[[ Records for the exercise, beginning ]]

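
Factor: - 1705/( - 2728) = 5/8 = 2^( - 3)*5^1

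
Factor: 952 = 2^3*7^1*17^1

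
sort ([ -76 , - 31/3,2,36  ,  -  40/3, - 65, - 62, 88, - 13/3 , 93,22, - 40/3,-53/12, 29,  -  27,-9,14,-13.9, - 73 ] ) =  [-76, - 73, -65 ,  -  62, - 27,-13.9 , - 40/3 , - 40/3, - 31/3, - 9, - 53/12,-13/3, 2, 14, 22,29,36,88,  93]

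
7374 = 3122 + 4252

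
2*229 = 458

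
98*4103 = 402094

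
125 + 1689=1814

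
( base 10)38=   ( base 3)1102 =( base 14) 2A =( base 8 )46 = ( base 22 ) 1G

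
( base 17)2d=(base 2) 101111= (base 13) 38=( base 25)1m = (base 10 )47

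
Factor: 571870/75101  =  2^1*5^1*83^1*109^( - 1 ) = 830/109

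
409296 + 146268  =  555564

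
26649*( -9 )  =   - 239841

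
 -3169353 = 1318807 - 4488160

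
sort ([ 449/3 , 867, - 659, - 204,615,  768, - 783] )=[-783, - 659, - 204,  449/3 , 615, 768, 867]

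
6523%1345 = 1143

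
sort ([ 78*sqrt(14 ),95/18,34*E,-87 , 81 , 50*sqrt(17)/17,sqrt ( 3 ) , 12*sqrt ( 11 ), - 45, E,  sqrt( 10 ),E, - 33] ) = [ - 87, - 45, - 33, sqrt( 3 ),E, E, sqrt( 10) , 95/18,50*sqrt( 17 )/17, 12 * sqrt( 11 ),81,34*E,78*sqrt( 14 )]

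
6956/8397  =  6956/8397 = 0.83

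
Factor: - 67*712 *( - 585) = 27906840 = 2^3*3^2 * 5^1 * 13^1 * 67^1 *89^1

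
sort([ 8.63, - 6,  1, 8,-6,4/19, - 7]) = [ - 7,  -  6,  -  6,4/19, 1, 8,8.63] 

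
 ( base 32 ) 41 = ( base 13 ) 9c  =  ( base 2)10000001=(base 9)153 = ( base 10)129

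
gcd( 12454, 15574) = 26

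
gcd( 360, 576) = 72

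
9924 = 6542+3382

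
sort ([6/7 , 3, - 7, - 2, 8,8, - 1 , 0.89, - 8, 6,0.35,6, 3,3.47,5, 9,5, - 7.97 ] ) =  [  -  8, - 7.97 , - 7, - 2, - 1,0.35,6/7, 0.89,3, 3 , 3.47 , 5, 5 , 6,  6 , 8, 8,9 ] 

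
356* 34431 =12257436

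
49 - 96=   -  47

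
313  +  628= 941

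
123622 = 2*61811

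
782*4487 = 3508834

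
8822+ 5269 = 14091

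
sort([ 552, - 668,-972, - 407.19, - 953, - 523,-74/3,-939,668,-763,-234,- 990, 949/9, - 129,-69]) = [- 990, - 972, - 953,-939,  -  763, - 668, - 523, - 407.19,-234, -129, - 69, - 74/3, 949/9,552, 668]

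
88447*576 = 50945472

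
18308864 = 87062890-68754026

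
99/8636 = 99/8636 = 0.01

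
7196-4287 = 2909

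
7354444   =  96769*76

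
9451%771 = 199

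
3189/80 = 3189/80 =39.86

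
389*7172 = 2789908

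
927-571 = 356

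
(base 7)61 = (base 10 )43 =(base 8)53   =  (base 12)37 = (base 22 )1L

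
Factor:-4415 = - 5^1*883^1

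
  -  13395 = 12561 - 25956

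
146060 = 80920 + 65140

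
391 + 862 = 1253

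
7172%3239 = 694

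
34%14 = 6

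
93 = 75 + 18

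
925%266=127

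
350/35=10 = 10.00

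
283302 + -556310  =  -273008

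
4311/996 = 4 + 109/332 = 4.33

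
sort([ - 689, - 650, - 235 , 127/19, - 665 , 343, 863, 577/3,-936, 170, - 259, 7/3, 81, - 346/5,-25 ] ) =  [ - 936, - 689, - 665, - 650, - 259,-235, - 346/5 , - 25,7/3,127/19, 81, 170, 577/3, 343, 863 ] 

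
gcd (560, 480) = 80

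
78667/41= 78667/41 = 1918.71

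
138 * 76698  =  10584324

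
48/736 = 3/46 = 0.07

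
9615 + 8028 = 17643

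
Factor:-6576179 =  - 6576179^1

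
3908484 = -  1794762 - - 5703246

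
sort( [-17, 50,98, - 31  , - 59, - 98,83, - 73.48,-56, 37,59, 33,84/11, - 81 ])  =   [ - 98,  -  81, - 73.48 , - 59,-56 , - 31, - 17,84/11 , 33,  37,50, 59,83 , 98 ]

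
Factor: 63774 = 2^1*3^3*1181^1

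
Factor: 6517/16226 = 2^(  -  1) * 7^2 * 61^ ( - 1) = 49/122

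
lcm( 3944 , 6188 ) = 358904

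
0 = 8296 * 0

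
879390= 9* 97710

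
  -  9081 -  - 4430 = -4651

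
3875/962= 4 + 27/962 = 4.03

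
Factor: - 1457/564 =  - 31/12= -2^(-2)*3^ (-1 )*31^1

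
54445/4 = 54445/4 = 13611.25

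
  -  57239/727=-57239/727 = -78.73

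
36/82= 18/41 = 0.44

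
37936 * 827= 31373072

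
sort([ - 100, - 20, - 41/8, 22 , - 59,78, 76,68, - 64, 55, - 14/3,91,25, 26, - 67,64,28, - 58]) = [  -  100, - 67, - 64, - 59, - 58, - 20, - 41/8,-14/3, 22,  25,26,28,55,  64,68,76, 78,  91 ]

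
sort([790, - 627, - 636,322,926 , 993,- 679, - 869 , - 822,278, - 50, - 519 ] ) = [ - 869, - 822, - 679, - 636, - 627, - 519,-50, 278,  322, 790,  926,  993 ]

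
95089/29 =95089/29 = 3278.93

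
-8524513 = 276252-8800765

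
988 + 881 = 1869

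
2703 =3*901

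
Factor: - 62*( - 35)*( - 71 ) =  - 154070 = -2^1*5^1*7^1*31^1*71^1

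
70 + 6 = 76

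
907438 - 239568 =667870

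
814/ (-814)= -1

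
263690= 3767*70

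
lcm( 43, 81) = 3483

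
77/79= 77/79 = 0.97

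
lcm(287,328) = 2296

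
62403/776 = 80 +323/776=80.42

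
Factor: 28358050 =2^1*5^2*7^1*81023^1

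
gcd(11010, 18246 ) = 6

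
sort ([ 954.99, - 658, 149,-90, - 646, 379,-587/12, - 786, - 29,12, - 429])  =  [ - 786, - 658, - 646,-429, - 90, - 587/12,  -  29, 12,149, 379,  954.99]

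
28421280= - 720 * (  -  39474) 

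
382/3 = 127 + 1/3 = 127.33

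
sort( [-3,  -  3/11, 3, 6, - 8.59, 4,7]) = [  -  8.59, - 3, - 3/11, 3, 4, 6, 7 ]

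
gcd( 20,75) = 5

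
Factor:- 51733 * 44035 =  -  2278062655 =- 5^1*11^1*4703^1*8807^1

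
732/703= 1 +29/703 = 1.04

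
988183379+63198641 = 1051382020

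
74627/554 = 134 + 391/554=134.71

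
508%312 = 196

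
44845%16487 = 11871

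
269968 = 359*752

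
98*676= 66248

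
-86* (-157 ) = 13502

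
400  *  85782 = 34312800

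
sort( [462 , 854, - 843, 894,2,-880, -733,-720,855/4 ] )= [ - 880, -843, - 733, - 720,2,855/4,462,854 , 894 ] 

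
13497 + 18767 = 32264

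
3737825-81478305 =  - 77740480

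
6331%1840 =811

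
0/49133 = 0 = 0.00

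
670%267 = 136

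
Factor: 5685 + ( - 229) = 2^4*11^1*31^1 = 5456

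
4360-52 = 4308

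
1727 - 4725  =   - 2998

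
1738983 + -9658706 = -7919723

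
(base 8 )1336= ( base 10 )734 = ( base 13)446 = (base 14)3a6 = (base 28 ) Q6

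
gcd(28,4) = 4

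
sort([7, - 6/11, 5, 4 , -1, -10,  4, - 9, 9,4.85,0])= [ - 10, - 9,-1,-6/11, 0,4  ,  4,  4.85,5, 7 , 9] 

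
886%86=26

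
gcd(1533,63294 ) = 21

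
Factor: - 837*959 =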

[[ Records for the exercise, end ]]

What is expected:
Would you mind copying all of the records exactly?

Response to this exercise:
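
Factor: - 1705/( - 2728) = 5/8 = 2^( - 3)*5^1

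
Factor: 952 = 2^3*7^1*17^1

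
sort ([ -76 , - 31/3,2,36  ,  -  40/3, - 65, - 62, 88, - 13/3 , 93,22, - 40/3,-53/12, 29,  -  27,-9,14,-13.9, - 73 ] ) =  [-76, - 73, -65 ,  -  62, - 27,-13.9 , - 40/3 , - 40/3, - 31/3, - 9, - 53/12,-13/3, 2, 14, 22,29,36,88,  93]

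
7374 = 3122 + 4252

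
2*229 = 458

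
98*4103 = 402094

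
125 + 1689=1814

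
( base 10)38=   ( base 3)1102 =( base 14) 2A =( base 8 )46 = ( base 22 ) 1G

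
( base 17)2d=(base 2) 101111= (base 13) 38=( base 25)1m = (base 10 )47

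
Factor: 571870/75101  =  2^1*5^1*83^1*109^( - 1 ) = 830/109

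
409296 + 146268  =  555564

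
26649*( -9 )  =   - 239841

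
 -3169353 = 1318807 - 4488160

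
sort ([ 449/3 , 867, - 659, - 204,615,  768, - 783] )=[-783, - 659, - 204,  449/3 , 615, 768, 867]

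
6523%1345 = 1143

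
sort ([ 78*sqrt(14 ),95/18,34*E,-87 , 81 , 50*sqrt(17)/17,sqrt ( 3 ) , 12*sqrt ( 11 ), - 45, E,  sqrt( 10 ),E, - 33] ) = [ - 87, - 45, - 33, sqrt( 3 ),E, E, sqrt( 10) , 95/18,50*sqrt( 17 )/17, 12 * sqrt( 11 ),81,34*E,78*sqrt( 14 )]

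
6956/8397  =  6956/8397 = 0.83

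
Factor: - 67*712 *( - 585) = 27906840 = 2^3*3^2 * 5^1 * 13^1 * 67^1 *89^1

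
sort([ 8.63, - 6,  1, 8,-6,4/19, - 7]) = [ - 7,  -  6,  -  6,4/19, 1, 8,8.63] 

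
 ( base 32 ) 41 = ( base 13 ) 9c  =  ( base 2)10000001=(base 9)153 = ( base 10)129

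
gcd( 12454, 15574) = 26

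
gcd( 360, 576) = 72

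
9924 = 6542+3382

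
sort ([6/7 , 3, - 7, - 2, 8,8, - 1 , 0.89, - 8, 6,0.35,6, 3,3.47,5, 9,5, - 7.97 ] ) =  [  -  8, - 7.97 , - 7, - 2, - 1,0.35,6/7, 0.89,3, 3 , 3.47 , 5, 5 , 6,  6 , 8, 8,9 ] 

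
356* 34431 =12257436

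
49 - 96=   -  47

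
313  +  628= 941

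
123622 = 2*61811

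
782*4487 = 3508834

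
8822+ 5269 = 14091

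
sort([ 552, - 668,-972, - 407.19, - 953, - 523,-74/3,-939,668,-763,-234,- 990, 949/9, - 129,-69]) = [- 990, - 972, - 953,-939,  -  763, - 668, - 523, - 407.19,-234, -129, - 69, - 74/3, 949/9,552, 668]

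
88447*576 = 50945472

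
18308864 = 87062890-68754026

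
99/8636 = 99/8636 = 0.01

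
7196-4287 = 2909

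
7354444   =  96769*76

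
9451%771 = 199

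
3189/80 = 3189/80 =39.86

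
389*7172 = 2789908

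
927-571 = 356

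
(base 7)61 = (base 10 )43 =(base 8)53   =  (base 12)37 = (base 22 )1L

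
Factor:-4415 = - 5^1*883^1

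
  -  13395 = 12561 - 25956

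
146060 = 80920 + 65140

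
391 + 862 = 1253

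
7172%3239 = 694

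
34%14 = 6

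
93 = 75 + 18

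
925%266=127

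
350/35=10 = 10.00

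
283302 + -556310  =  -273008

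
4311/996 = 4 + 109/332 = 4.33

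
sort([ - 689, - 650, - 235 , 127/19, - 665 , 343, 863, 577/3,-936, 170, - 259, 7/3, 81, - 346/5,-25 ] ) =  [ - 936, - 689, - 665, - 650, - 259,-235, - 346/5 , - 25,7/3,127/19, 81, 170, 577/3, 343, 863 ] 

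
gcd (560, 480) = 80

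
78667/41= 78667/41 = 1918.71

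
138 * 76698  =  10584324

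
48/736 = 3/46 = 0.07

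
9615 + 8028 = 17643

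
Factor:-6576179 =  - 6576179^1

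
3908484 = -  1794762 - - 5703246

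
sort( [-17, 50,98, - 31  , - 59, - 98,83, - 73.48,-56, 37,59, 33,84/11, - 81 ])  =   [ - 98,  -  81, - 73.48 , - 59,-56 , - 31, - 17,84/11 , 33,  37,50, 59,83 , 98 ]

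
Factor: 63774 = 2^1*3^3*1181^1

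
Factor: 6517/16226 = 2^(  -  1) * 7^2 * 61^ ( - 1) = 49/122

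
lcm( 3944 , 6188 ) = 358904

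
0 = 8296 * 0

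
879390= 9* 97710

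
  -  9081 -  - 4430 = -4651

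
3875/962= 4 + 27/962 = 4.03

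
Factor: - 1457/564 =  - 31/12= -2^(-2)*3^ (-1 )*31^1

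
54445/4 = 54445/4 = 13611.25

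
  -  57239/727=-57239/727 = -78.73

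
36/82= 18/41 = 0.44

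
37936 * 827= 31373072

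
sort([ - 100, - 20, - 41/8, 22 , - 59,78, 76,68, - 64, 55, - 14/3,91,25, 26, - 67,64,28, - 58]) = [  -  100, - 67, - 64, - 59, - 58, - 20, - 41/8,-14/3, 22,  25,26,28,55,  64,68,76, 78,  91 ]

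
sort([790, - 627, - 636,322,926 , 993,- 679, - 869 , - 822,278, - 50, - 519 ] ) = [ - 869, - 822, - 679, - 636, - 627, - 519,-50, 278,  322, 790,  926,  993 ]

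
95089/29 =95089/29 = 3278.93

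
-8524513 = 276252-8800765

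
988 + 881 = 1869

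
2703 =3*901

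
Factor: - 62*( - 35)*( - 71 ) =  - 154070 = -2^1*5^1*7^1*31^1*71^1

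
70 + 6 = 76

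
907438 - 239568 =667870

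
814/ (-814)= -1

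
263690= 3767*70

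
lcm( 43, 81) = 3483

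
77/79= 77/79 = 0.97

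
lcm(287,328) = 2296

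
62403/776 = 80 +323/776=80.42

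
Factor: 28358050 =2^1*5^2*7^1*81023^1

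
gcd(11010, 18246 ) = 6

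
sort ([ 954.99, - 658, 149,-90, - 646, 379,-587/12, - 786, - 29,12, - 429])  =  [ - 786, - 658, - 646,-429, - 90, - 587/12,  -  29, 12,149, 379,  954.99]

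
28421280= - 720 * (  -  39474) 

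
382/3 = 127 + 1/3 = 127.33

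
sort( [-3,  -  3/11, 3, 6, - 8.59, 4,7]) = [  -  8.59, - 3, - 3/11, 3, 4, 6, 7 ]

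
gcd( 20,75) = 5

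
Factor:- 51733 * 44035 =  -  2278062655 =- 5^1*11^1*4703^1*8807^1

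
732/703= 1 +29/703 = 1.04

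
988183379+63198641 = 1051382020

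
74627/554 = 134 + 391/554=134.71

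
508%312 = 196

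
44845%16487 = 11871

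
269968 = 359*752

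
98*676= 66248

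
-86* (-157 ) = 13502

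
400  *  85782 = 34312800

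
sort( [462 , 854, - 843, 894,2,-880, -733,-720,855/4 ] )= [ - 880, -843, - 733, - 720,2,855/4,462,854 , 894 ] 

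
13497 + 18767 = 32264

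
3737825-81478305 =  - 77740480

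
6331%1840 =811

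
0/49133 = 0 = 0.00

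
670%267 = 136

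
Factor: 5685 + ( - 229) = 2^4*11^1*31^1 = 5456

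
4360-52 = 4308

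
1727 - 4725  =   - 2998

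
1738983 + -9658706 = -7919723

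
(base 8 )1336= ( base 10 )734 = ( base 13)446 = (base 14)3a6 = (base 28 ) Q6

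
gcd(28,4) = 4

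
sort([7, - 6/11, 5, 4 , -1, -10,  4, - 9, 9,4.85,0])= [ - 10, - 9,-1,-6/11, 0,4  ,  4,  4.85,5, 7 , 9] 

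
886%86=26

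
gcd(1533,63294 ) = 21

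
Factor: - 837*959 =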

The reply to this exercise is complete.